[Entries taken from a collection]
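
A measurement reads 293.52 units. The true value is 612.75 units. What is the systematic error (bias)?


Systematic error = measured - true
= 293.52 - 612.75
= -319.2300

-319.2300


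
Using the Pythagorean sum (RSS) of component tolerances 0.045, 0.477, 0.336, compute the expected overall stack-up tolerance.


RSS = sqrt(0.045^2 + 0.477^2 + 0.336^2)
= sqrt(0.34245)
= 0.5852

0.5852


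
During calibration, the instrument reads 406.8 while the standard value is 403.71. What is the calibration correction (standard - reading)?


Correction = standard - reading
= 403.71 - 406.8
= -3.0900

-3.0900


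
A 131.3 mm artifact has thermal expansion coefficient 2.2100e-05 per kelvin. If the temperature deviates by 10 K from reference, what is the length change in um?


dL = L * alpha * dT
= 131.3 * 2.2100e-05 * 10
= 0.0290173 mm
dL_um = 0.0290173 * 1000 = 29.0173 um

29.0173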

§ **TASK**:
The required result is an exact repeat of the records above from the line containing "Using the Pythagorean" to their final line.

§ **REPLY**:
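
Using the Pythagorean sum (RSS) of component tolerances 0.045, 0.477, 0.336, compute the expected overall stack-up tolerance.


RSS = sqrt(0.045^2 + 0.477^2 + 0.336^2)
= sqrt(0.34245)
= 0.5852

0.5852


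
During calibration, the instrument reads 406.8 while the standard value is 403.71. What is the calibration correction (standard - reading)?


Correction = standard - reading
= 403.71 - 406.8
= -3.0900

-3.0900


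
A 131.3 mm artifact has thermal expansion coefficient 2.2100e-05 per kelvin. If the temperature deviates by 10 K from reference, what is the length change in um?


dL = L * alpha * dT
= 131.3 * 2.2100e-05 * 10
= 0.0290173 mm
dL_um = 0.0290173 * 1000 = 29.0173 um

29.0173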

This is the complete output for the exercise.